INSTRUCTIONS TO FOLLOW. All records below must be retyped exactly.

☆ ☆ ☆ ☆ ☆

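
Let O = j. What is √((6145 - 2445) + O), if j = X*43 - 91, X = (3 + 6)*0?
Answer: 3*√401 ≈ 60.075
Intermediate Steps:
X = 0 (X = 9*0 = 0)
j = -91 (j = 0*43 - 91 = 0 - 91 = -91)
O = -91
√((6145 - 2445) + O) = √((6145 - 2445) - 91) = √(3700 - 91) = √3609 = 3*√401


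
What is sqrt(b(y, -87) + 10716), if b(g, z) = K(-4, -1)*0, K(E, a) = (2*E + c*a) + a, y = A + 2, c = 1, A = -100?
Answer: 2*sqrt(2679) ≈ 103.52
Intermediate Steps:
y = -98 (y = -100 + 2 = -98)
K(E, a) = 2*E + 2*a (K(E, a) = (2*E + 1*a) + a = (2*E + a) + a = (a + 2*E) + a = 2*E + 2*a)
b(g, z) = 0 (b(g, z) = (2*(-4) + 2*(-1))*0 = (-8 - 2)*0 = -10*0 = 0)
sqrt(b(y, -87) + 10716) = sqrt(0 + 10716) = sqrt(10716) = 2*sqrt(2679)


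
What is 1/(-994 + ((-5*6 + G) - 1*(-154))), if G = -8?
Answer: -1/878 ≈ -0.0011390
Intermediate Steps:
1/(-994 + ((-5*6 + G) - 1*(-154))) = 1/(-994 + ((-5*6 - 8) - 1*(-154))) = 1/(-994 + ((-30 - 8) + 154)) = 1/(-994 + (-38 + 154)) = 1/(-994 + 116) = 1/(-878) = -1/878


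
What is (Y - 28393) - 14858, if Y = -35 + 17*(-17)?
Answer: -43575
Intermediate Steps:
Y = -324 (Y = -35 - 289 = -324)
(Y - 28393) - 14858 = (-324 - 28393) - 14858 = -28717 - 14858 = -43575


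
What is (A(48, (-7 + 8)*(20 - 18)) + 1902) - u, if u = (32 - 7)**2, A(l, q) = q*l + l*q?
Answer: 1469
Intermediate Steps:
A(l, q) = 2*l*q (A(l, q) = l*q + l*q = 2*l*q)
u = 625 (u = 25**2 = 625)
(A(48, (-7 + 8)*(20 - 18)) + 1902) - u = (2*48*((-7 + 8)*(20 - 18)) + 1902) - 1*625 = (2*48*(1*2) + 1902) - 625 = (2*48*2 + 1902) - 625 = (192 + 1902) - 625 = 2094 - 625 = 1469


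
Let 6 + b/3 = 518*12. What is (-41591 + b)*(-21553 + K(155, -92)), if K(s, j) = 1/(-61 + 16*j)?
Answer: 758648660750/1533 ≈ 4.9488e+8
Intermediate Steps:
b = 18630 (b = -18 + 3*(518*12) = -18 + 3*6216 = -18 + 18648 = 18630)
(-41591 + b)*(-21553 + K(155, -92)) = (-41591 + 18630)*(-21553 + 1/(-61 + 16*(-92))) = -22961*(-21553 + 1/(-61 - 1472)) = -22961*(-21553 + 1/(-1533)) = -22961*(-21553 - 1/1533) = -22961*(-33040750/1533) = 758648660750/1533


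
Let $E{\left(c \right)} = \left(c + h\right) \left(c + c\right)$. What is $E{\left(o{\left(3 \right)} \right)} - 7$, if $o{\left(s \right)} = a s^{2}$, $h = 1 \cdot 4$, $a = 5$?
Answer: $4403$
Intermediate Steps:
$h = 4$
$o{\left(s \right)} = 5 s^{2}$
$E{\left(c \right)} = 2 c \left(4 + c\right)$ ($E{\left(c \right)} = \left(c + 4\right) \left(c + c\right) = \left(4 + c\right) 2 c = 2 c \left(4 + c\right)$)
$E{\left(o{\left(3 \right)} \right)} - 7 = 2 \cdot 5 \cdot 3^{2} \left(4 + 5 \cdot 3^{2}\right) - 7 = 2 \cdot 5 \cdot 9 \left(4 + 5 \cdot 9\right) - 7 = 2 \cdot 45 \left(4 + 45\right) - 7 = 2 \cdot 45 \cdot 49 - 7 = 4410 - 7 = 4403$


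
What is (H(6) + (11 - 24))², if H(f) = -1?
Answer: 196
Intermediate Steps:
(H(6) + (11 - 24))² = (-1 + (11 - 24))² = (-1 - 13)² = (-14)² = 196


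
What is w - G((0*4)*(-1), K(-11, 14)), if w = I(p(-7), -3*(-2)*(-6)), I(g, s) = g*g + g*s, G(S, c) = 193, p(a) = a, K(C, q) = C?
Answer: 108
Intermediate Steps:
I(g, s) = g² + g*s
w = 301 (w = -7*(-7 - 3*(-2)*(-6)) = -7*(-7 + 6*(-6)) = -7*(-7 - 36) = -7*(-43) = 301)
w - G((0*4)*(-1), K(-11, 14)) = 301 - 1*193 = 301 - 193 = 108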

☆ ☆ ☆ ☆ ☆

SOLUTION.
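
Let O = j. What is √((6145 - 2445) + O), if j = X*43 - 91, X = (3 + 6)*0?
Answer: 3*√401 ≈ 60.075
Intermediate Steps:
X = 0 (X = 9*0 = 0)
j = -91 (j = 0*43 - 91 = 0 - 91 = -91)
O = -91
√((6145 - 2445) + O) = √((6145 - 2445) - 91) = √(3700 - 91) = √3609 = 3*√401


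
What is sqrt(b(y, -87) + 10716), if b(g, z) = K(-4, -1)*0, K(E, a) = (2*E + c*a) + a, y = A + 2, c = 1, A = -100?
Answer: 2*sqrt(2679) ≈ 103.52
Intermediate Steps:
y = -98 (y = -100 + 2 = -98)
K(E, a) = 2*E + 2*a (K(E, a) = (2*E + 1*a) + a = (2*E + a) + a = (a + 2*E) + a = 2*E + 2*a)
b(g, z) = 0 (b(g, z) = (2*(-4) + 2*(-1))*0 = (-8 - 2)*0 = -10*0 = 0)
sqrt(b(y, -87) + 10716) = sqrt(0 + 10716) = sqrt(10716) = 2*sqrt(2679)


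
What is 1/(-994 + ((-5*6 + G) - 1*(-154))), if G = -8?
Answer: -1/878 ≈ -0.0011390
Intermediate Steps:
1/(-994 + ((-5*6 + G) - 1*(-154))) = 1/(-994 + ((-5*6 - 8) - 1*(-154))) = 1/(-994 + ((-30 - 8) + 154)) = 1/(-994 + (-38 + 154)) = 1/(-994 + 116) = 1/(-878) = -1/878


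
What is (Y - 28393) - 14858, if Y = -35 + 17*(-17)?
Answer: -43575
Intermediate Steps:
Y = -324 (Y = -35 - 289 = -324)
(Y - 28393) - 14858 = (-324 - 28393) - 14858 = -28717 - 14858 = -43575


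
What is (A(48, (-7 + 8)*(20 - 18)) + 1902) - u, if u = (32 - 7)**2, A(l, q) = q*l + l*q?
Answer: 1469
Intermediate Steps:
A(l, q) = 2*l*q (A(l, q) = l*q + l*q = 2*l*q)
u = 625 (u = 25**2 = 625)
(A(48, (-7 + 8)*(20 - 18)) + 1902) - u = (2*48*((-7 + 8)*(20 - 18)) + 1902) - 1*625 = (2*48*(1*2) + 1902) - 625 = (2*48*2 + 1902) - 625 = (192 + 1902) - 625 = 2094 - 625 = 1469


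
Let 6 + b/3 = 518*12. What is (-41591 + b)*(-21553 + K(155, -92)), if K(s, j) = 1/(-61 + 16*j)?
Answer: 758648660750/1533 ≈ 4.9488e+8
Intermediate Steps:
b = 18630 (b = -18 + 3*(518*12) = -18 + 3*6216 = -18 + 18648 = 18630)
(-41591 + b)*(-21553 + K(155, -92)) = (-41591 + 18630)*(-21553 + 1/(-61 + 16*(-92))) = -22961*(-21553 + 1/(-61 - 1472)) = -22961*(-21553 + 1/(-1533)) = -22961*(-21553 - 1/1533) = -22961*(-33040750/1533) = 758648660750/1533


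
Let $E{\left(c \right)} = \left(c + h\right) \left(c + c\right)$. What is $E{\left(o{\left(3 \right)} \right)} - 7$, if $o{\left(s \right)} = a s^{2}$, $h = 1 \cdot 4$, $a = 5$?
Answer: $4403$
Intermediate Steps:
$h = 4$
$o{\left(s \right)} = 5 s^{2}$
$E{\left(c \right)} = 2 c \left(4 + c\right)$ ($E{\left(c \right)} = \left(c + 4\right) \left(c + c\right) = \left(4 + c\right) 2 c = 2 c \left(4 + c\right)$)
$E{\left(o{\left(3 \right)} \right)} - 7 = 2 \cdot 5 \cdot 3^{2} \left(4 + 5 \cdot 3^{2}\right) - 7 = 2 \cdot 5 \cdot 9 \left(4 + 5 \cdot 9\right) - 7 = 2 \cdot 45 \left(4 + 45\right) - 7 = 2 \cdot 45 \cdot 49 - 7 = 4410 - 7 = 4403$


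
What is (H(6) + (11 - 24))², if H(f) = -1?
Answer: 196
Intermediate Steps:
(H(6) + (11 - 24))² = (-1 + (11 - 24))² = (-1 - 13)² = (-14)² = 196


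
What is w - G((0*4)*(-1), K(-11, 14)), if w = I(p(-7), -3*(-2)*(-6)), I(g, s) = g*g + g*s, G(S, c) = 193, p(a) = a, K(C, q) = C?
Answer: 108
Intermediate Steps:
I(g, s) = g² + g*s
w = 301 (w = -7*(-7 - 3*(-2)*(-6)) = -7*(-7 + 6*(-6)) = -7*(-7 - 36) = -7*(-43) = 301)
w - G((0*4)*(-1), K(-11, 14)) = 301 - 1*193 = 301 - 193 = 108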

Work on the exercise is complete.